### DATA FOR PROCESSING
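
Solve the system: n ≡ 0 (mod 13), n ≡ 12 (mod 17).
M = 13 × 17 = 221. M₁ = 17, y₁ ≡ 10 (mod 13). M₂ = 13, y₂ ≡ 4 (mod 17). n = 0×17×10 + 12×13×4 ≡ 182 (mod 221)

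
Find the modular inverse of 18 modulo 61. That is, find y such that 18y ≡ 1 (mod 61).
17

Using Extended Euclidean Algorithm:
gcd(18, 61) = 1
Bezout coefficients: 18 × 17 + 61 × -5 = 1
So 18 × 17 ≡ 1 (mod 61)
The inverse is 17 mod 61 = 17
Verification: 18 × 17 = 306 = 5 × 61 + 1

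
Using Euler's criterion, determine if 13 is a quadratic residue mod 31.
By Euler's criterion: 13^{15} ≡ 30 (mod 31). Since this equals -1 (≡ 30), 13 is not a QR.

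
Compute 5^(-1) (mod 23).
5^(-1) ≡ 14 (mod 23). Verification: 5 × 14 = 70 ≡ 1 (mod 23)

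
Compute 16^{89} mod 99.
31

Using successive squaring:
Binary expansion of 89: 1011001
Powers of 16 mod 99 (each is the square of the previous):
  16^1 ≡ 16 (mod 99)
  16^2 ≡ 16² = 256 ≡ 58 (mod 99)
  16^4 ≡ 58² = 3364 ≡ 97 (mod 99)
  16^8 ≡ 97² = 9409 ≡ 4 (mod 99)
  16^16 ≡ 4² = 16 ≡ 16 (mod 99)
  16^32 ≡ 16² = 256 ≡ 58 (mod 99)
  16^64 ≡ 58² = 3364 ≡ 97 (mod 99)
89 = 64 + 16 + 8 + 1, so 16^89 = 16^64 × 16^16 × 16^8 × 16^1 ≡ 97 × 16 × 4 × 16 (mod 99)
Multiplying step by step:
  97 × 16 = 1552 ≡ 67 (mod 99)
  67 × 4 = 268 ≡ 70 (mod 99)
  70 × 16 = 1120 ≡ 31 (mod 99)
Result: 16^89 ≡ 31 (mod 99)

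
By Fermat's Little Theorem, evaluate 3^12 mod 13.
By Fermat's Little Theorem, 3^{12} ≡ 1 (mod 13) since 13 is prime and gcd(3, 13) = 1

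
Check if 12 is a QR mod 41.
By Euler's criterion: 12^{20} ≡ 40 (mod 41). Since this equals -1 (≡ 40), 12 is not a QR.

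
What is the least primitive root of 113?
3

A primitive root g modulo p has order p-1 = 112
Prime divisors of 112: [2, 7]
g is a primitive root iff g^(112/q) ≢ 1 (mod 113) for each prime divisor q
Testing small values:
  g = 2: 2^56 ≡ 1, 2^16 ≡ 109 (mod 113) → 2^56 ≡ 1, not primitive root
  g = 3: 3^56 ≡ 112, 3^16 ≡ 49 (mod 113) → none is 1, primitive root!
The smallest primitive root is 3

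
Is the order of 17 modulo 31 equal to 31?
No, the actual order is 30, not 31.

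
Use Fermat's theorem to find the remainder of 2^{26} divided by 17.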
######
▶ [BRIEF]:
Output all of the material exactly as written.

▶ [WRITTEN SOLUTION]:
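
Solve the system: n ≡ 0 (mod 13), n ≡ 12 (mod 17).
M = 13 × 17 = 221. M₁ = 17, y₁ ≡ 10 (mod 13). M₂ = 13, y₂ ≡ 4 (mod 17). n = 0×17×10 + 12×13×4 ≡ 182 (mod 221)

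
Find the modular inverse of 18 modulo 61. That is, find y such that 18y ≡ 1 (mod 61).
17

Using Extended Euclidean Algorithm:
gcd(18, 61) = 1
Bezout coefficients: 18 × 17 + 61 × -5 = 1
So 18 × 17 ≡ 1 (mod 61)
The inverse is 17 mod 61 = 17
Verification: 18 × 17 = 306 = 5 × 61 + 1

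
Using Euler's criterion, determine if 13 is a quadratic residue mod 31.
By Euler's criterion: 13^{15} ≡ 30 (mod 31). Since this equals -1 (≡ 30), 13 is not a QR.

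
Compute 5^(-1) (mod 23).
5^(-1) ≡ 14 (mod 23). Verification: 5 × 14 = 70 ≡ 1 (mod 23)

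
Compute 16^{89} mod 99.
31

Using successive squaring:
Binary expansion of 89: 1011001
Powers of 16 mod 99 (each is the square of the previous):
  16^1 ≡ 16 (mod 99)
  16^2 ≡ 16² = 256 ≡ 58 (mod 99)
  16^4 ≡ 58² = 3364 ≡ 97 (mod 99)
  16^8 ≡ 97² = 9409 ≡ 4 (mod 99)
  16^16 ≡ 4² = 16 ≡ 16 (mod 99)
  16^32 ≡ 16² = 256 ≡ 58 (mod 99)
  16^64 ≡ 58² = 3364 ≡ 97 (mod 99)
89 = 64 + 16 + 8 + 1, so 16^89 = 16^64 × 16^16 × 16^8 × 16^1 ≡ 97 × 16 × 4 × 16 (mod 99)
Multiplying step by step:
  97 × 16 = 1552 ≡ 67 (mod 99)
  67 × 4 = 268 ≡ 70 (mod 99)
  70 × 16 = 1120 ≡ 31 (mod 99)
Result: 16^89 ≡ 31 (mod 99)

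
By Fermat's Little Theorem, evaluate 3^12 mod 13.
By Fermat's Little Theorem, 3^{12} ≡ 1 (mod 13) since 13 is prime and gcd(3, 13) = 1

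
Check if 12 is a QR mod 41.
By Euler's criterion: 12^{20} ≡ 40 (mod 41). Since this equals -1 (≡ 40), 12 is not a QR.

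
What is the least primitive root of 113?
3

A primitive root g modulo p has order p-1 = 112
Prime divisors of 112: [2, 7]
g is a primitive root iff g^(112/q) ≢ 1 (mod 113) for each prime divisor q
Testing small values:
  g = 2: 2^56 ≡ 1, 2^16 ≡ 109 (mod 113) → 2^56 ≡ 1, not primitive root
  g = 3: 3^56 ≡ 112, 3^16 ≡ 49 (mod 113) → none is 1, primitive root!
The smallest primitive root is 3

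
Is the order of 17 modulo 31 equal to 31?
No, the actual order is 30, not 31.

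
Use Fermat's theorem to find the remainder of 2^{26} divided by 17.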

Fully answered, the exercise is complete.